RECORDS TO PROCESS:

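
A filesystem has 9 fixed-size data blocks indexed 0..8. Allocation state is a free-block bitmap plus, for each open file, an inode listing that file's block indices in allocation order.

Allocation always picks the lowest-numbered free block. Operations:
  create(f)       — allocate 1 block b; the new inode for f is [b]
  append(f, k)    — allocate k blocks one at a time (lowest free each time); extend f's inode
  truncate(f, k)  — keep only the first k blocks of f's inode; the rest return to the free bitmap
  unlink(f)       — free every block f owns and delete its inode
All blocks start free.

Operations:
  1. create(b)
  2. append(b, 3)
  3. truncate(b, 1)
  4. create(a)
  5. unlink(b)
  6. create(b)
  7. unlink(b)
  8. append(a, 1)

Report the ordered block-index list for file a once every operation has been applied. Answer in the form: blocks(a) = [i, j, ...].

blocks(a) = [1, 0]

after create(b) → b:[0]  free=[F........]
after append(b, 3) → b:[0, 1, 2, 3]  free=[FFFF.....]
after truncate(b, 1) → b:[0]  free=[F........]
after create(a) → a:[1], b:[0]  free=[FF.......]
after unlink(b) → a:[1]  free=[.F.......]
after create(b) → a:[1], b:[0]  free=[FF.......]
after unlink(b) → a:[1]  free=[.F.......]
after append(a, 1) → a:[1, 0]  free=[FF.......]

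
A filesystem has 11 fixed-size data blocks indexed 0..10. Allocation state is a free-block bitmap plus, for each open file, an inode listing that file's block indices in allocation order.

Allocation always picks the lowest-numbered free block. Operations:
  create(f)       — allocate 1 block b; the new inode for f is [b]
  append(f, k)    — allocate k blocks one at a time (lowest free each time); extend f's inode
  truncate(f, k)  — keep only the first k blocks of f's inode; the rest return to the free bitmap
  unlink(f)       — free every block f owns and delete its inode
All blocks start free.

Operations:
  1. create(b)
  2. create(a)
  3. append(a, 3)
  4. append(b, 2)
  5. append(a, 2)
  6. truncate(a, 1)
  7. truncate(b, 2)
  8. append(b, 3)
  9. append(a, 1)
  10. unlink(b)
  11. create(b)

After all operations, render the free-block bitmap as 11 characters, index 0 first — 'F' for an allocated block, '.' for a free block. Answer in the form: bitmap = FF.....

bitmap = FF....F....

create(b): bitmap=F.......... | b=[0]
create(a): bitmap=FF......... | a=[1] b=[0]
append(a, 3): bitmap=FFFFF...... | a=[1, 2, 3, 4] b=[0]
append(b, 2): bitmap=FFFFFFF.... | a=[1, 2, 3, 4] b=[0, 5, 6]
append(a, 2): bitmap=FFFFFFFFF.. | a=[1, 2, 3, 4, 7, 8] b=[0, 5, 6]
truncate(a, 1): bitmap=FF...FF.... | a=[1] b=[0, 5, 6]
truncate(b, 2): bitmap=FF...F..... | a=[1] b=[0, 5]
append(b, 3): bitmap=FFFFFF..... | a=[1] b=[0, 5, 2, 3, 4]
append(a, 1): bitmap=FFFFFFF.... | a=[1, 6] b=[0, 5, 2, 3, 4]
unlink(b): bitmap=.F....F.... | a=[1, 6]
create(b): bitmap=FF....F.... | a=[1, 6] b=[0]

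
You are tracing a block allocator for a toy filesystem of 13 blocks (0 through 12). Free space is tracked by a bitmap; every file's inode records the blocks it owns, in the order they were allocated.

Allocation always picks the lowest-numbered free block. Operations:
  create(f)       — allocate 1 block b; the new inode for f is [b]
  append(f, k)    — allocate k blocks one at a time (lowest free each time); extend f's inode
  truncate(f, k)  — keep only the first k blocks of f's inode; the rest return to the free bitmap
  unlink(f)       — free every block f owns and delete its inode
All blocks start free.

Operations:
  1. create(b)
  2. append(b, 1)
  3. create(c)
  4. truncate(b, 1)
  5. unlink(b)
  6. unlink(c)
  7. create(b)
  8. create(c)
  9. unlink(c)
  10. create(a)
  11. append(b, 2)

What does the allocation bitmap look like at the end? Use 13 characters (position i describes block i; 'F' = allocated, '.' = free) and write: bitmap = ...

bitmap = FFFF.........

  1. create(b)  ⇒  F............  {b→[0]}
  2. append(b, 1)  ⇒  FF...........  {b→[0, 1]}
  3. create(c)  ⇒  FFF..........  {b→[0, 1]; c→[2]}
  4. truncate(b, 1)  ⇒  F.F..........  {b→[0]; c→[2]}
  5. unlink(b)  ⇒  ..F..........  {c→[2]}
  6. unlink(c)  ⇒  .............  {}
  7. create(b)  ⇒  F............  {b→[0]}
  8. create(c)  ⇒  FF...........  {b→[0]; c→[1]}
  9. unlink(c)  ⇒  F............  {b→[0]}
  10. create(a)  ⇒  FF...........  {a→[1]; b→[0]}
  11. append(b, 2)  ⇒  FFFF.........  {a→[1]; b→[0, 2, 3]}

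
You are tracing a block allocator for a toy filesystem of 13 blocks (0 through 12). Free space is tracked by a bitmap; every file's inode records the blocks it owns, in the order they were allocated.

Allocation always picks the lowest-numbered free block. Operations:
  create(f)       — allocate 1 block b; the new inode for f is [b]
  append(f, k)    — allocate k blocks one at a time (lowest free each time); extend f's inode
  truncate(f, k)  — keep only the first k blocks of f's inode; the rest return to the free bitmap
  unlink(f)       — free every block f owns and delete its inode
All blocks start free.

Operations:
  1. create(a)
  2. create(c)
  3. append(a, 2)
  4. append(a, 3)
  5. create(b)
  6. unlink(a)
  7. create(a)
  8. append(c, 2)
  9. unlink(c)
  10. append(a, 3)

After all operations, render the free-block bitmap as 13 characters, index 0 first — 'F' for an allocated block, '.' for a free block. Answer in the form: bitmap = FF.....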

...

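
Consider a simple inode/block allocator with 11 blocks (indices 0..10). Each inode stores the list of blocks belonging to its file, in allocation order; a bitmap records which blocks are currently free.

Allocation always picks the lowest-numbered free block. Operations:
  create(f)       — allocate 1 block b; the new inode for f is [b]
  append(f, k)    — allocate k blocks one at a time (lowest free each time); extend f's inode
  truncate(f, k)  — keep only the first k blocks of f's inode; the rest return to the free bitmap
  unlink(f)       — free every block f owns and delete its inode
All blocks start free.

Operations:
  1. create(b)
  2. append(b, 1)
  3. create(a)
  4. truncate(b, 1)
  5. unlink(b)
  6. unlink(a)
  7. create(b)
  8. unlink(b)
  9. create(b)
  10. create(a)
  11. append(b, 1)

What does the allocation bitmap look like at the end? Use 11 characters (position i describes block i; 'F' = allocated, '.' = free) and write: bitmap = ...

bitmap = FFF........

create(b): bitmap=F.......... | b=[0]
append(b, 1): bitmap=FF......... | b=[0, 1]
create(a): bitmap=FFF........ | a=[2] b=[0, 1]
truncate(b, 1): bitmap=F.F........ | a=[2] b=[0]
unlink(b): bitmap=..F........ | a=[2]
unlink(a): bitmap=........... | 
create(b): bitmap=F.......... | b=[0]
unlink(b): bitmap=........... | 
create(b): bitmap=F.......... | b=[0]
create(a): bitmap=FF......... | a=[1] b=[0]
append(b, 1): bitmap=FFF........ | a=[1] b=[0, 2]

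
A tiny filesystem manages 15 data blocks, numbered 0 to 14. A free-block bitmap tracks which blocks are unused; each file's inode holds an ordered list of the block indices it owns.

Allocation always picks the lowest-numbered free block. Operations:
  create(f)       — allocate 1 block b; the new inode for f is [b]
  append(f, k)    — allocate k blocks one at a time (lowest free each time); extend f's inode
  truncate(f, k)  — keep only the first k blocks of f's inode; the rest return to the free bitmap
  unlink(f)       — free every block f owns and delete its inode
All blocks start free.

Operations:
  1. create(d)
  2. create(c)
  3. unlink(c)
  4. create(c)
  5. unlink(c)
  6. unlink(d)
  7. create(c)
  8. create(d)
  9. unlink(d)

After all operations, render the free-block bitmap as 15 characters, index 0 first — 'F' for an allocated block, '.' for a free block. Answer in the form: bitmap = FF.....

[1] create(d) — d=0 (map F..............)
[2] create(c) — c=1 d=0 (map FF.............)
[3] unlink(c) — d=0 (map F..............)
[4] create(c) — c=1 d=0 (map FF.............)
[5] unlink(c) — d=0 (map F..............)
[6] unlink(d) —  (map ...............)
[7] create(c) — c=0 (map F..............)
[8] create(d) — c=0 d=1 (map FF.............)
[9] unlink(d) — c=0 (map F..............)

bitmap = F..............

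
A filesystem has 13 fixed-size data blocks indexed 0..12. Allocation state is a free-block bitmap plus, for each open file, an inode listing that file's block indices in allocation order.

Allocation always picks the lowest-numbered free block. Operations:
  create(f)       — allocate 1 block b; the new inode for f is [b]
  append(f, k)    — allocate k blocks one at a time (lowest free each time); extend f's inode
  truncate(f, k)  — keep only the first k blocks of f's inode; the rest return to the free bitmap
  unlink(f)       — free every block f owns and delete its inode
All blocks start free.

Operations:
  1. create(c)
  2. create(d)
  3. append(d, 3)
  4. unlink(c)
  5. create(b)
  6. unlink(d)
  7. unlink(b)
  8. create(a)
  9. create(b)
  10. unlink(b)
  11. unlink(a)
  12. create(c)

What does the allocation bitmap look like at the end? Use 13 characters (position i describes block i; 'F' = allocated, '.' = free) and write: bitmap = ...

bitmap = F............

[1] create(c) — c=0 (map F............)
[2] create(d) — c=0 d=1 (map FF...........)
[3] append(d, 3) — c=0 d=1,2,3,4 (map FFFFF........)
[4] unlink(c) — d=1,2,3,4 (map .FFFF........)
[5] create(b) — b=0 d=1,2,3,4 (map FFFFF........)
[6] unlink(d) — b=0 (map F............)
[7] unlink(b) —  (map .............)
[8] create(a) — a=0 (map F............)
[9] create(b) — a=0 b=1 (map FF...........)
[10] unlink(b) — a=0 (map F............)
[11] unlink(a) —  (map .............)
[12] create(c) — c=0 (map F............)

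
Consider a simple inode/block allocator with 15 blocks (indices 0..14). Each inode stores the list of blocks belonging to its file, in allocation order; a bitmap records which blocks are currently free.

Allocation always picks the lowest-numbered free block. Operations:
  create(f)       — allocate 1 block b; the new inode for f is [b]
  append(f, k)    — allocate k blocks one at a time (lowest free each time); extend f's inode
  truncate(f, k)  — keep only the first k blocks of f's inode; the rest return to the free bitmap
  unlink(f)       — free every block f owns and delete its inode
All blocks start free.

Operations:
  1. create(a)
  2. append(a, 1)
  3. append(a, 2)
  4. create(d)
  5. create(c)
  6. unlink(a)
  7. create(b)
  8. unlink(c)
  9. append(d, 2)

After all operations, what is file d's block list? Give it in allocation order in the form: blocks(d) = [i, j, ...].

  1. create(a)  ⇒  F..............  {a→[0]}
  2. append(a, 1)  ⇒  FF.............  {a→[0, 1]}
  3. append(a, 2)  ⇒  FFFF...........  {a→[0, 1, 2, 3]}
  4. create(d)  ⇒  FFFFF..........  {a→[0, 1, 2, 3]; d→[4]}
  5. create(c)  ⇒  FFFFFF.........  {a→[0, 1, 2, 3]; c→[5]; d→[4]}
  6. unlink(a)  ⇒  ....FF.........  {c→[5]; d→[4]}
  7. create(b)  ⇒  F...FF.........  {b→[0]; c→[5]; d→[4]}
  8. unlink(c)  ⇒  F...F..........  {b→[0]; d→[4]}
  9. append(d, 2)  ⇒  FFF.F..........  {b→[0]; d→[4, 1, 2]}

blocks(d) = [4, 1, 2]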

...

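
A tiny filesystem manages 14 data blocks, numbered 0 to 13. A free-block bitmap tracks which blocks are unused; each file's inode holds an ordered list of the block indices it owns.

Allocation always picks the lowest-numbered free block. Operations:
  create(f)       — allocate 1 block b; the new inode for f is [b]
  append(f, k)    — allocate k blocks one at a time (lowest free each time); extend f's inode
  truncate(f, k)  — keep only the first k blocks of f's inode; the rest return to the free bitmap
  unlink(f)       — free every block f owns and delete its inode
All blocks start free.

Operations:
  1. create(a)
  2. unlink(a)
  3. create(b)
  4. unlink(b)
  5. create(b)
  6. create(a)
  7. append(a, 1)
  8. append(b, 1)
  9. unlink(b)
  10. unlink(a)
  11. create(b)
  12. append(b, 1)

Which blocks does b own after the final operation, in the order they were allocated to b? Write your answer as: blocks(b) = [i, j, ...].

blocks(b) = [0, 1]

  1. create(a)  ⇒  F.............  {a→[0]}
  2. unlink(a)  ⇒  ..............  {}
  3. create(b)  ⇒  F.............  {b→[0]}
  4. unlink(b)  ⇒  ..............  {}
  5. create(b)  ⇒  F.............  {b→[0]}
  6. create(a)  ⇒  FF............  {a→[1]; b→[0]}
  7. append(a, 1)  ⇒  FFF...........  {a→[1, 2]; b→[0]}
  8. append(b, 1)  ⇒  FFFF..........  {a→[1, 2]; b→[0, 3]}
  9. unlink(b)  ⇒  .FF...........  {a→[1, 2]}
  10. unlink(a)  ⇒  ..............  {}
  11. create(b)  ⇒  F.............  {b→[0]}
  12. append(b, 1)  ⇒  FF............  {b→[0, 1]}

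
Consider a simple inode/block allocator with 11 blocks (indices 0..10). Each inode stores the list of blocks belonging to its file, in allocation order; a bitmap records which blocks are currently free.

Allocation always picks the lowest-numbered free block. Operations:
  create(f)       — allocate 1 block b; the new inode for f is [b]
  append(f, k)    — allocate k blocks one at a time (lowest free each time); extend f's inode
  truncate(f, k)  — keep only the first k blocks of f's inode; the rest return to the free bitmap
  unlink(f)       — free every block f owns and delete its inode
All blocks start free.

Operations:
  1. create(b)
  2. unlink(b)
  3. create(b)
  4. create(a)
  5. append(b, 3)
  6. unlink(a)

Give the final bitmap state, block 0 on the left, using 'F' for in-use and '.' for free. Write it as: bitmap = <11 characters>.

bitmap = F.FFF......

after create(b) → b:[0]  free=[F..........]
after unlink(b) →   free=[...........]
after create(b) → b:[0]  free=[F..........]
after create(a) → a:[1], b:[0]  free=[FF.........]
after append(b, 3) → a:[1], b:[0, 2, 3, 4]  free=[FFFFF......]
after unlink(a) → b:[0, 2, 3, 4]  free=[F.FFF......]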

PROBLEM TO SOLVE: Nothing but a number should be given: the count of lines above in which the word "tiny" occurs.

YOUR SOLUTION: 2